-- Dataset entries --
* * * * * * * * *

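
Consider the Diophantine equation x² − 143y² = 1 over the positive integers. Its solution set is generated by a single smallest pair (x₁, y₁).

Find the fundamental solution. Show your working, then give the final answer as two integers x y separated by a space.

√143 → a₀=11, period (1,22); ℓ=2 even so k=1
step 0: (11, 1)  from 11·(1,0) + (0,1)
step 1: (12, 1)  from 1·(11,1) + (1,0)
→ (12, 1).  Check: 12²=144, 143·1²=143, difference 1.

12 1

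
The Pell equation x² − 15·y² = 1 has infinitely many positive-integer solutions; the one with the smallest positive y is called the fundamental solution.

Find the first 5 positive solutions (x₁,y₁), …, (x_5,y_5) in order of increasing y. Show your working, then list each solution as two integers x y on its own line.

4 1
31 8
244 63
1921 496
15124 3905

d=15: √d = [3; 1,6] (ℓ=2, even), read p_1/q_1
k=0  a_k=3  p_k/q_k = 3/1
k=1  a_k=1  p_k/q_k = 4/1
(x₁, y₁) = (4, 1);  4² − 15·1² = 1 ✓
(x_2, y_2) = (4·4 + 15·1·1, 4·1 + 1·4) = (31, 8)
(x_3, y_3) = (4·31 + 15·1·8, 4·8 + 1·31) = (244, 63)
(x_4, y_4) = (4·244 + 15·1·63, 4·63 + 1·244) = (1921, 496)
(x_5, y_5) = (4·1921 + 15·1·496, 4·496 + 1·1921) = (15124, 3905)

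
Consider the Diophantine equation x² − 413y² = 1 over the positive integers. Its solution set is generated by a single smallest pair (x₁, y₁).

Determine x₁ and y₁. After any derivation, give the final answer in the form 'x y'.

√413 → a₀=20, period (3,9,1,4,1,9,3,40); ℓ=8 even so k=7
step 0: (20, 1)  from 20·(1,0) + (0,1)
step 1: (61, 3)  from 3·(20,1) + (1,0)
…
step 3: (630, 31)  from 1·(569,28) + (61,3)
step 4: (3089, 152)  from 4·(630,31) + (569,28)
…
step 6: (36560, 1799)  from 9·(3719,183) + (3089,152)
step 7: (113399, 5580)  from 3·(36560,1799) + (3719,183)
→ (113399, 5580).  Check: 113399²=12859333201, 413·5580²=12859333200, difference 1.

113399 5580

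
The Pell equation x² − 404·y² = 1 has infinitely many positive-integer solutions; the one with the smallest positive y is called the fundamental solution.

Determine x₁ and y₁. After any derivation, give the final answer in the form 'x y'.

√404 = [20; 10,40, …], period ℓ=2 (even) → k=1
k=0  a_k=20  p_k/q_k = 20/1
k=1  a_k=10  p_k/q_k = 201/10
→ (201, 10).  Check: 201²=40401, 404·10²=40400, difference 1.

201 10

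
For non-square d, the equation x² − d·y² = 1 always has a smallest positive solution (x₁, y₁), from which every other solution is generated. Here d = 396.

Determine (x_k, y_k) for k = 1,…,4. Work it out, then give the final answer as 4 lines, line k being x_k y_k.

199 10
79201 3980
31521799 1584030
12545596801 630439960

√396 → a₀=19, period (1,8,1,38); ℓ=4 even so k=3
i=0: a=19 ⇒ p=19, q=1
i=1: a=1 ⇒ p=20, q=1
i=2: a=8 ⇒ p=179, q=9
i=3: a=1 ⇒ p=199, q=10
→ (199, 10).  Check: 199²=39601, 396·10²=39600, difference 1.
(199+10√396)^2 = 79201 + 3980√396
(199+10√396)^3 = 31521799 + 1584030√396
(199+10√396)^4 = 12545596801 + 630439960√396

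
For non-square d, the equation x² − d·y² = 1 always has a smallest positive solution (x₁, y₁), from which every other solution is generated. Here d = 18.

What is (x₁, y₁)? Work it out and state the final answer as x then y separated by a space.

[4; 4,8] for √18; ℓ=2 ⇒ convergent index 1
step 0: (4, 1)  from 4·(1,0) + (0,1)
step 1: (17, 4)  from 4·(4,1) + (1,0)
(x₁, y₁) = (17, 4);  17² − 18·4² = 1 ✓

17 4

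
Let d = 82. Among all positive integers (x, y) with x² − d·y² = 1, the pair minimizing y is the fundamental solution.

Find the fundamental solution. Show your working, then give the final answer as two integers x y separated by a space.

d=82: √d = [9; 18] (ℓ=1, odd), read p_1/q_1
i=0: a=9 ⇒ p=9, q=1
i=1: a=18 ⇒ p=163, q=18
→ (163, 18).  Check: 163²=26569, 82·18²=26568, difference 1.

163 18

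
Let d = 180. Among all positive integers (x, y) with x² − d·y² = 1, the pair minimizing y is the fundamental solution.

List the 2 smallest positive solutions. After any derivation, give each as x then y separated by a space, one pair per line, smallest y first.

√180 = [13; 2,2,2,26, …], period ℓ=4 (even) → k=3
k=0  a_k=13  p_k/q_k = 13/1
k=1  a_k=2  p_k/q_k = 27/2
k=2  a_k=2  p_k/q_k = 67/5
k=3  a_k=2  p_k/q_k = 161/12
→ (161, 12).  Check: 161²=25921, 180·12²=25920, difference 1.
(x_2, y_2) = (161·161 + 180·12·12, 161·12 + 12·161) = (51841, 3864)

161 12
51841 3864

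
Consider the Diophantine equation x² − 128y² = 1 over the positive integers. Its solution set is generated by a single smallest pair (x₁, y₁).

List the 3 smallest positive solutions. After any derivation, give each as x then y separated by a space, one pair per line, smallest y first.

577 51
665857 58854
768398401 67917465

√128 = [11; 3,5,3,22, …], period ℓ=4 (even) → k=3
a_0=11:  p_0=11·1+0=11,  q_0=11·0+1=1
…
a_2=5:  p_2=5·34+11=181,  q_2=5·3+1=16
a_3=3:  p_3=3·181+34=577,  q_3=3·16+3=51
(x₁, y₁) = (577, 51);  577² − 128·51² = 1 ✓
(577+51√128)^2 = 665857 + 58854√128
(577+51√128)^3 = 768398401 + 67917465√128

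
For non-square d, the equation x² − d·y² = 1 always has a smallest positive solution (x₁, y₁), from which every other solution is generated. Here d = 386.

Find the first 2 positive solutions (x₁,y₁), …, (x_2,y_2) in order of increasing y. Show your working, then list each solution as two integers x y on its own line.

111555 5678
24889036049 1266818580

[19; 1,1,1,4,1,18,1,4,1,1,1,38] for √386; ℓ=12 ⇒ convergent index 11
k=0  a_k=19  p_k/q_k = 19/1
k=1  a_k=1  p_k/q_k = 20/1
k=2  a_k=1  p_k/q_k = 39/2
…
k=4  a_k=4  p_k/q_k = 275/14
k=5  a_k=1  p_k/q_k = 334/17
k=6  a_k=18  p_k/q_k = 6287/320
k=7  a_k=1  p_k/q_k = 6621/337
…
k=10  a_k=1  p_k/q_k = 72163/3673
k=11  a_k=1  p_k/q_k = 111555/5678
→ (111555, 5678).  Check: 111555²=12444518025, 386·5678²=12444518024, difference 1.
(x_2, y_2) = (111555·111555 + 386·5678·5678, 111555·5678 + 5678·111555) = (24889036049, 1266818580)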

* * * * * * * * *

From the data above, how many lines contain the word "called"? Give the number alone.

-- WRITTEN RESPONSE --
2